Work instruction => Set it all down exactly, every record and every line.

### Extracted records ###

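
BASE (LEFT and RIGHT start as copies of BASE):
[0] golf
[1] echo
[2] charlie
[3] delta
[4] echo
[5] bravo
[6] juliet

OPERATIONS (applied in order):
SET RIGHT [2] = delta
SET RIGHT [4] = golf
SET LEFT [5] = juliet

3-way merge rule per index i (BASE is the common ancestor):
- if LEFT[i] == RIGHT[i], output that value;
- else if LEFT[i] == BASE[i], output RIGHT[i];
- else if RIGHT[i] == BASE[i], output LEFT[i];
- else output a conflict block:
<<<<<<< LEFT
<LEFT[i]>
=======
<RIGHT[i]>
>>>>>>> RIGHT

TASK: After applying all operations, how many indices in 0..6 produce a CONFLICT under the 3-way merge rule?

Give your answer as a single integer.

Answer: 0

Derivation:
Final LEFT:  [golf, echo, charlie, delta, echo, juliet, juliet]
Final RIGHT: [golf, echo, delta, delta, golf, bravo, juliet]
i=0: L=golf R=golf -> agree -> golf
i=1: L=echo R=echo -> agree -> echo
i=2: L=charlie=BASE, R=delta -> take RIGHT -> delta
i=3: L=delta R=delta -> agree -> delta
i=4: L=echo=BASE, R=golf -> take RIGHT -> golf
i=5: L=juliet, R=bravo=BASE -> take LEFT -> juliet
i=6: L=juliet R=juliet -> agree -> juliet
Conflict count: 0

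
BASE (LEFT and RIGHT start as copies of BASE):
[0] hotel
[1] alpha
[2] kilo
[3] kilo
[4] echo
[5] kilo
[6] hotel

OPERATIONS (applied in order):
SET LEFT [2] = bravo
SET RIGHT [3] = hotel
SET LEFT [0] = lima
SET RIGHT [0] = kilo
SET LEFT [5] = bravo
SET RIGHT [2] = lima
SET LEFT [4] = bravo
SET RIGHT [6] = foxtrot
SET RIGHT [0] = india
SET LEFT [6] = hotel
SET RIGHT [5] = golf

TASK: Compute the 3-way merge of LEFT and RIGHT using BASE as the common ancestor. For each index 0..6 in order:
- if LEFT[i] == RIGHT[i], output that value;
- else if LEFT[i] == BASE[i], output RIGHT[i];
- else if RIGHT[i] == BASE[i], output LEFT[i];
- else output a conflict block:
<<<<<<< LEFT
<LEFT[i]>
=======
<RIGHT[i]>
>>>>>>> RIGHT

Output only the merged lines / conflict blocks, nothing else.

Answer: <<<<<<< LEFT
lima
=======
india
>>>>>>> RIGHT
alpha
<<<<<<< LEFT
bravo
=======
lima
>>>>>>> RIGHT
hotel
bravo
<<<<<<< LEFT
bravo
=======
golf
>>>>>>> RIGHT
foxtrot

Derivation:
Final LEFT:  [lima, alpha, bravo, kilo, bravo, bravo, hotel]
Final RIGHT: [india, alpha, lima, hotel, echo, golf, foxtrot]
i=0: BASE=hotel L=lima R=india all differ -> CONFLICT
i=1: L=alpha R=alpha -> agree -> alpha
i=2: BASE=kilo L=bravo R=lima all differ -> CONFLICT
i=3: L=kilo=BASE, R=hotel -> take RIGHT -> hotel
i=4: L=bravo, R=echo=BASE -> take LEFT -> bravo
i=5: BASE=kilo L=bravo R=golf all differ -> CONFLICT
i=6: L=hotel=BASE, R=foxtrot -> take RIGHT -> foxtrot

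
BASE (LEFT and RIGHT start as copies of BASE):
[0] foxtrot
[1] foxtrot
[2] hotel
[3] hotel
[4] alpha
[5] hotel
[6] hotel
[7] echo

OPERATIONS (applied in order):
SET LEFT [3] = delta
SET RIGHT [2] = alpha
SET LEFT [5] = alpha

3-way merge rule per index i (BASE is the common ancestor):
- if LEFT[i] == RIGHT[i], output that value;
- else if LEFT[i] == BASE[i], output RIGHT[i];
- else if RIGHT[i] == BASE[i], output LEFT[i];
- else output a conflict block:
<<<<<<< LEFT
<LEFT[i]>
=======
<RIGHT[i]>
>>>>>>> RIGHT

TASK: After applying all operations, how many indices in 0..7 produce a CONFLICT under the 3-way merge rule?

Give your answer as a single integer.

Answer: 0

Derivation:
Final LEFT:  [foxtrot, foxtrot, hotel, delta, alpha, alpha, hotel, echo]
Final RIGHT: [foxtrot, foxtrot, alpha, hotel, alpha, hotel, hotel, echo]
i=0: L=foxtrot R=foxtrot -> agree -> foxtrot
i=1: L=foxtrot R=foxtrot -> agree -> foxtrot
i=2: L=hotel=BASE, R=alpha -> take RIGHT -> alpha
i=3: L=delta, R=hotel=BASE -> take LEFT -> delta
i=4: L=alpha R=alpha -> agree -> alpha
i=5: L=alpha, R=hotel=BASE -> take LEFT -> alpha
i=6: L=hotel R=hotel -> agree -> hotel
i=7: L=echo R=echo -> agree -> echo
Conflict count: 0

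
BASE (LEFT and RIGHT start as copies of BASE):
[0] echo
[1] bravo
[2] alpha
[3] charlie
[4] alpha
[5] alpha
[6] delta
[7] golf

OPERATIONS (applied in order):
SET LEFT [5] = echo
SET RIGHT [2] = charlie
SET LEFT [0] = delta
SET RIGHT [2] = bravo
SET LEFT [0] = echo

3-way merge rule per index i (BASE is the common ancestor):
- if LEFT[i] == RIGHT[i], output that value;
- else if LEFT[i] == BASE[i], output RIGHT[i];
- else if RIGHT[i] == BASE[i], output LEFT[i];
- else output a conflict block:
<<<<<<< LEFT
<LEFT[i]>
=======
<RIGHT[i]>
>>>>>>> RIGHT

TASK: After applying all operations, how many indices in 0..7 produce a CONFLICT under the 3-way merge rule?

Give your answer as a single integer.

Answer: 0

Derivation:
Final LEFT:  [echo, bravo, alpha, charlie, alpha, echo, delta, golf]
Final RIGHT: [echo, bravo, bravo, charlie, alpha, alpha, delta, golf]
i=0: L=echo R=echo -> agree -> echo
i=1: L=bravo R=bravo -> agree -> bravo
i=2: L=alpha=BASE, R=bravo -> take RIGHT -> bravo
i=3: L=charlie R=charlie -> agree -> charlie
i=4: L=alpha R=alpha -> agree -> alpha
i=5: L=echo, R=alpha=BASE -> take LEFT -> echo
i=6: L=delta R=delta -> agree -> delta
i=7: L=golf R=golf -> agree -> golf
Conflict count: 0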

###

Your response =>
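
BASE (LEFT and RIGHT start as copies of BASE):
[0] golf
[1] echo
[2] charlie
[3] delta
[4] echo
[5] bravo
[6] juliet

OPERATIONS (applied in order):
SET RIGHT [2] = delta
SET RIGHT [4] = golf
SET LEFT [5] = juliet

3-way merge rule per index i (BASE is the common ancestor):
- if LEFT[i] == RIGHT[i], output that value;
- else if LEFT[i] == BASE[i], output RIGHT[i];
- else if RIGHT[i] == BASE[i], output LEFT[i];
- else output a conflict block:
<<<<<<< LEFT
<LEFT[i]>
=======
<RIGHT[i]>
>>>>>>> RIGHT

TASK: After applying all operations, how many indices in 0..6 produce a CONFLICT under the 3-way merge rule?

Give your answer as a single integer.

Answer: 0

Derivation:
Final LEFT:  [golf, echo, charlie, delta, echo, juliet, juliet]
Final RIGHT: [golf, echo, delta, delta, golf, bravo, juliet]
i=0: L=golf R=golf -> agree -> golf
i=1: L=echo R=echo -> agree -> echo
i=2: L=charlie=BASE, R=delta -> take RIGHT -> delta
i=3: L=delta R=delta -> agree -> delta
i=4: L=echo=BASE, R=golf -> take RIGHT -> golf
i=5: L=juliet, R=bravo=BASE -> take LEFT -> juliet
i=6: L=juliet R=juliet -> agree -> juliet
Conflict count: 0

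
BASE (LEFT and RIGHT start as copies of BASE):
[0] hotel
[1] alpha
[2] kilo
[3] kilo
[4] echo
[5] kilo
[6] hotel

OPERATIONS (applied in order):
SET LEFT [2] = bravo
SET RIGHT [3] = hotel
SET LEFT [0] = lima
SET RIGHT [0] = kilo
SET LEFT [5] = bravo
SET RIGHT [2] = lima
SET LEFT [4] = bravo
SET RIGHT [6] = foxtrot
SET RIGHT [0] = india
SET LEFT [6] = hotel
SET RIGHT [5] = golf

TASK: Compute the 3-way merge of LEFT and RIGHT using BASE as the common ancestor. For each index 0..6 in order:
- if LEFT[i] == RIGHT[i], output that value;
- else if LEFT[i] == BASE[i], output RIGHT[i];
- else if RIGHT[i] == BASE[i], output LEFT[i];
- else output a conflict block:
<<<<<<< LEFT
<LEFT[i]>
=======
<RIGHT[i]>
>>>>>>> RIGHT

Output only the merged lines / conflict blocks, nothing else.

Answer: <<<<<<< LEFT
lima
=======
india
>>>>>>> RIGHT
alpha
<<<<<<< LEFT
bravo
=======
lima
>>>>>>> RIGHT
hotel
bravo
<<<<<<< LEFT
bravo
=======
golf
>>>>>>> RIGHT
foxtrot

Derivation:
Final LEFT:  [lima, alpha, bravo, kilo, bravo, bravo, hotel]
Final RIGHT: [india, alpha, lima, hotel, echo, golf, foxtrot]
i=0: BASE=hotel L=lima R=india all differ -> CONFLICT
i=1: L=alpha R=alpha -> agree -> alpha
i=2: BASE=kilo L=bravo R=lima all differ -> CONFLICT
i=3: L=kilo=BASE, R=hotel -> take RIGHT -> hotel
i=4: L=bravo, R=echo=BASE -> take LEFT -> bravo
i=5: BASE=kilo L=bravo R=golf all differ -> CONFLICT
i=6: L=hotel=BASE, R=foxtrot -> take RIGHT -> foxtrot

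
BASE (LEFT and RIGHT start as copies of BASE):
[0] foxtrot
[1] foxtrot
[2] hotel
[3] hotel
[4] alpha
[5] hotel
[6] hotel
[7] echo

OPERATIONS (applied in order):
SET LEFT [3] = delta
SET RIGHT [2] = alpha
SET LEFT [5] = alpha

3-way merge rule per index i (BASE is the common ancestor):
- if LEFT[i] == RIGHT[i], output that value;
- else if LEFT[i] == BASE[i], output RIGHT[i];
- else if RIGHT[i] == BASE[i], output LEFT[i];
- else output a conflict block:
<<<<<<< LEFT
<LEFT[i]>
=======
<RIGHT[i]>
>>>>>>> RIGHT

TASK: After applying all operations, how many indices in 0..7 produce a CONFLICT under the 3-way merge rule?

Give your answer as a single integer.

Answer: 0

Derivation:
Final LEFT:  [foxtrot, foxtrot, hotel, delta, alpha, alpha, hotel, echo]
Final RIGHT: [foxtrot, foxtrot, alpha, hotel, alpha, hotel, hotel, echo]
i=0: L=foxtrot R=foxtrot -> agree -> foxtrot
i=1: L=foxtrot R=foxtrot -> agree -> foxtrot
i=2: L=hotel=BASE, R=alpha -> take RIGHT -> alpha
i=3: L=delta, R=hotel=BASE -> take LEFT -> delta
i=4: L=alpha R=alpha -> agree -> alpha
i=5: L=alpha, R=hotel=BASE -> take LEFT -> alpha
i=6: L=hotel R=hotel -> agree -> hotel
i=7: L=echo R=echo -> agree -> echo
Conflict count: 0

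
BASE (LEFT and RIGHT start as copies of BASE):
[0] echo
[1] bravo
[2] alpha
[3] charlie
[4] alpha
[5] alpha
[6] delta
[7] golf

OPERATIONS (applied in order):
SET LEFT [5] = echo
SET RIGHT [2] = charlie
SET LEFT [0] = delta
SET RIGHT [2] = bravo
SET LEFT [0] = echo

3-way merge rule per index i (BASE is the common ancestor):
- if LEFT[i] == RIGHT[i], output that value;
- else if LEFT[i] == BASE[i], output RIGHT[i];
- else if RIGHT[i] == BASE[i], output LEFT[i];
- else output a conflict block:
<<<<<<< LEFT
<LEFT[i]>
=======
<RIGHT[i]>
>>>>>>> RIGHT

TASK: After applying all operations, how many indices in 0..7 produce a CONFLICT under the 3-way merge rule?

Give your answer as a single integer.

Answer: 0

Derivation:
Final LEFT:  [echo, bravo, alpha, charlie, alpha, echo, delta, golf]
Final RIGHT: [echo, bravo, bravo, charlie, alpha, alpha, delta, golf]
i=0: L=echo R=echo -> agree -> echo
i=1: L=bravo R=bravo -> agree -> bravo
i=2: L=alpha=BASE, R=bravo -> take RIGHT -> bravo
i=3: L=charlie R=charlie -> agree -> charlie
i=4: L=alpha R=alpha -> agree -> alpha
i=5: L=echo, R=alpha=BASE -> take LEFT -> echo
i=6: L=delta R=delta -> agree -> delta
i=7: L=golf R=golf -> agree -> golf
Conflict count: 0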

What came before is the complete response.